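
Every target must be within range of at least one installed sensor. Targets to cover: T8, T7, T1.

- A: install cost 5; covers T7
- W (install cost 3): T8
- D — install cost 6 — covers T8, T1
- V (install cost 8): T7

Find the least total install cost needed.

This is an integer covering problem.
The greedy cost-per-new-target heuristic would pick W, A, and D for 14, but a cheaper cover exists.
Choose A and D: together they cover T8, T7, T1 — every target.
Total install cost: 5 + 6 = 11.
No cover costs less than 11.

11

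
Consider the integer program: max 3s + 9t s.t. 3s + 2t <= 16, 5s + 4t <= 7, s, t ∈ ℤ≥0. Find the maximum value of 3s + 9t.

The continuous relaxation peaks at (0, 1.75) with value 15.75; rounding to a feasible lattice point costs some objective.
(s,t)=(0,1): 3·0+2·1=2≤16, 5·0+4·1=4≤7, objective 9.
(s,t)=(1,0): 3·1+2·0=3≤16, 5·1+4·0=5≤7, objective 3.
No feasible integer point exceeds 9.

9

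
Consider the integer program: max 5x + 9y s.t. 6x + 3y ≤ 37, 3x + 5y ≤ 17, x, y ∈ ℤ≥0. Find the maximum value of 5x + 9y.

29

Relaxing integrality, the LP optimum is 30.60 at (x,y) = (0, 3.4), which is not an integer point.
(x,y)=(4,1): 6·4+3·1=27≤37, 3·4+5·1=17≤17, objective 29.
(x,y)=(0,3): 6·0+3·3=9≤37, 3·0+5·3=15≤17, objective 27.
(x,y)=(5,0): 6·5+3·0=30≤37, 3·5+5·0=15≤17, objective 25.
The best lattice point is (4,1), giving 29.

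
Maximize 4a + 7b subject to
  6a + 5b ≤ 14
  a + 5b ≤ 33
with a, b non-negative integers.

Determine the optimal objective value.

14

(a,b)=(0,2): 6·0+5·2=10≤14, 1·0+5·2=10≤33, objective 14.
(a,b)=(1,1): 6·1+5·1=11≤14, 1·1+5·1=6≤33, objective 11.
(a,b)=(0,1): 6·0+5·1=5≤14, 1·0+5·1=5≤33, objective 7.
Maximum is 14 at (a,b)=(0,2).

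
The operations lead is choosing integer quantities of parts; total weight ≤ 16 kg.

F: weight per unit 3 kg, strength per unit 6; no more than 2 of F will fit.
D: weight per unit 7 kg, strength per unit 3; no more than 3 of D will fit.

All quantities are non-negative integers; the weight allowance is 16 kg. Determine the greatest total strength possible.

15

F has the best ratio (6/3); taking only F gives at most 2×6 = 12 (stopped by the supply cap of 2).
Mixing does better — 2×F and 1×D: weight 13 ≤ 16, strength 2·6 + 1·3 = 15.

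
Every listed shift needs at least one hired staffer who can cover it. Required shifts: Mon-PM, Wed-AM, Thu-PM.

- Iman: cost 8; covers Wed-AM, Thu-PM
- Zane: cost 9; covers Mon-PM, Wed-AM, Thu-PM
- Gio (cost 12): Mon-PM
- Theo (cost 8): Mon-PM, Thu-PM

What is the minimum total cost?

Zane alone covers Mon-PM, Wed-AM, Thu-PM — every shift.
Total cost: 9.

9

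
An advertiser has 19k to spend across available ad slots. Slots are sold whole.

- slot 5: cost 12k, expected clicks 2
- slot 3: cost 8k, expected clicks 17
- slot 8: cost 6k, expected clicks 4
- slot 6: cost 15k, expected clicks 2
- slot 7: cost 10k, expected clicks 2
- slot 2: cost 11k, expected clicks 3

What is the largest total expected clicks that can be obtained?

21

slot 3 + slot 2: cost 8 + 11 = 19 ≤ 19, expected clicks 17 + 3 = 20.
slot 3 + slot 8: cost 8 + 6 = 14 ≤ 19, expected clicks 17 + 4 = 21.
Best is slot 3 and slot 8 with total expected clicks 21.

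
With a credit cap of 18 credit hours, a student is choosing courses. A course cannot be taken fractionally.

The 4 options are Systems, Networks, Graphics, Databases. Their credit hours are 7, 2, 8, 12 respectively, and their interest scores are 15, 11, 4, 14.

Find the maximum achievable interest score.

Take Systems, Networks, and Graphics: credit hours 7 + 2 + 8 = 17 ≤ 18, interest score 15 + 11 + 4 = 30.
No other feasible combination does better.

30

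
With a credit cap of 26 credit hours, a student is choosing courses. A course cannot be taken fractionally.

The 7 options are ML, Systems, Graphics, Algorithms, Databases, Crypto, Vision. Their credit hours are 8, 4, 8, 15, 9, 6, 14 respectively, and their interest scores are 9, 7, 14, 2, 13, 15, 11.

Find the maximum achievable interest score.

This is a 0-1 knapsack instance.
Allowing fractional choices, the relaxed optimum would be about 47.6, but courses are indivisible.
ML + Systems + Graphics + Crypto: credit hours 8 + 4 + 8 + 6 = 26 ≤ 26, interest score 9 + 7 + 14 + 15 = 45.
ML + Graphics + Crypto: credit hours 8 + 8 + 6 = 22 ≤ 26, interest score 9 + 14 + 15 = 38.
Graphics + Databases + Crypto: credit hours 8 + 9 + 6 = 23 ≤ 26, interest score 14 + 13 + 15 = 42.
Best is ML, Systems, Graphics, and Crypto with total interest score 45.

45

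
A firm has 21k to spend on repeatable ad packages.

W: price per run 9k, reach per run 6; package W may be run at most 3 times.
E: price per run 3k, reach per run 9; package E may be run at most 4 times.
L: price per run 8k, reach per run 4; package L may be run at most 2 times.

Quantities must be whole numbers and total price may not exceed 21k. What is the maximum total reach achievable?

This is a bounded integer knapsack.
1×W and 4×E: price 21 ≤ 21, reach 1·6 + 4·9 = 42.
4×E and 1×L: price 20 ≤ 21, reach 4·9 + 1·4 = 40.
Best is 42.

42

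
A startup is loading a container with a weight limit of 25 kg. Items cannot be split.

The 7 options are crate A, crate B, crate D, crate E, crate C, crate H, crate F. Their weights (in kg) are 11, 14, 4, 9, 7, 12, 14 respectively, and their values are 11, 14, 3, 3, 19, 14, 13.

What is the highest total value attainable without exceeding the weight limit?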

==

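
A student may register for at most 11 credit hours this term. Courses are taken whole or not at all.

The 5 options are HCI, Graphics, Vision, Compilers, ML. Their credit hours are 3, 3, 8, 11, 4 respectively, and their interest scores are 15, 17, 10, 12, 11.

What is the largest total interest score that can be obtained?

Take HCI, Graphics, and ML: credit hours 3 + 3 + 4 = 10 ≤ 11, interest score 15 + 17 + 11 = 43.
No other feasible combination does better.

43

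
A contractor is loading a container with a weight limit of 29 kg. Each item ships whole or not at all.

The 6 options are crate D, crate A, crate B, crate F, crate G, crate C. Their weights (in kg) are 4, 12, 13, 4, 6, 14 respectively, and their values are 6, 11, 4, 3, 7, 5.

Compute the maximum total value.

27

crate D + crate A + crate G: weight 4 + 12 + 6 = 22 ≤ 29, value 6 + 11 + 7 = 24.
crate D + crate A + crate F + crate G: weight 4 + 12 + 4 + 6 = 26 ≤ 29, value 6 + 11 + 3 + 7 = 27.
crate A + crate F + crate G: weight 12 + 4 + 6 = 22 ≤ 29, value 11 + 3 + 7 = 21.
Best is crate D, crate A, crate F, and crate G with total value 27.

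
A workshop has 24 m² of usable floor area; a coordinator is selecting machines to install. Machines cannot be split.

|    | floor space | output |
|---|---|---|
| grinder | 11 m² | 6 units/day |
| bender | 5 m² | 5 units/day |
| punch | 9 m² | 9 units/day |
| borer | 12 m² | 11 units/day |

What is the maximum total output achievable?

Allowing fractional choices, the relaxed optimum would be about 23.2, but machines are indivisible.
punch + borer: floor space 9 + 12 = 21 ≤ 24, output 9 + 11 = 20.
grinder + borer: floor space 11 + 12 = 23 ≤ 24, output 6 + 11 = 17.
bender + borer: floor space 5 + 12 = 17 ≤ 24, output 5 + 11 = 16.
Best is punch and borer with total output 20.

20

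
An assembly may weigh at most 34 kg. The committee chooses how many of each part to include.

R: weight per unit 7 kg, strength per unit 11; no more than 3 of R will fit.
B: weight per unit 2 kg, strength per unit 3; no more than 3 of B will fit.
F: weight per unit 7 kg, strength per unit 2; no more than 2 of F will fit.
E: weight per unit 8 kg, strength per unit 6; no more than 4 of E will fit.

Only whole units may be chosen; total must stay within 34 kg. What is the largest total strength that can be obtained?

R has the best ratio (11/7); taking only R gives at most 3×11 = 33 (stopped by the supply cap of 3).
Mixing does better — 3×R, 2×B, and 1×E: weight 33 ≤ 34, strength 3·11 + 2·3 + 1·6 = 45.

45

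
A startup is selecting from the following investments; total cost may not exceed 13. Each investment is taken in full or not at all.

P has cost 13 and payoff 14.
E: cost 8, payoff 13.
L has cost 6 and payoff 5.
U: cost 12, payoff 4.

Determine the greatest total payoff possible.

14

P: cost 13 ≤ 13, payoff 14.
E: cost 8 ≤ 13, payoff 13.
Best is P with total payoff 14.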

== Task to carry out ==
Among the lines above, find the one with "6 units/day |" and the one with "An assembly may". Quote both and everything between them, exactly.

== Task answer ==
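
| grinder | 11 m² | 6 units/day |
| bender | 5 m² | 5 units/day |
| punch | 9 m² | 9 units/day |
| borer | 12 m² | 11 units/day |

What is the maximum total output achievable?

Allowing fractional choices, the relaxed optimum would be about 23.2, but machines are indivisible.
punch + borer: floor space 9 + 12 = 21 ≤ 24, output 9 + 11 = 20.
grinder + borer: floor space 11 + 12 = 23 ≤ 24, output 6 + 11 = 17.
bender + borer: floor space 5 + 12 = 17 ≤ 24, output 5 + 11 = 16.
Best is punch and borer with total output 20.

20

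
An assembly may weigh at most 34 kg. The committee chooses how many of each part to include.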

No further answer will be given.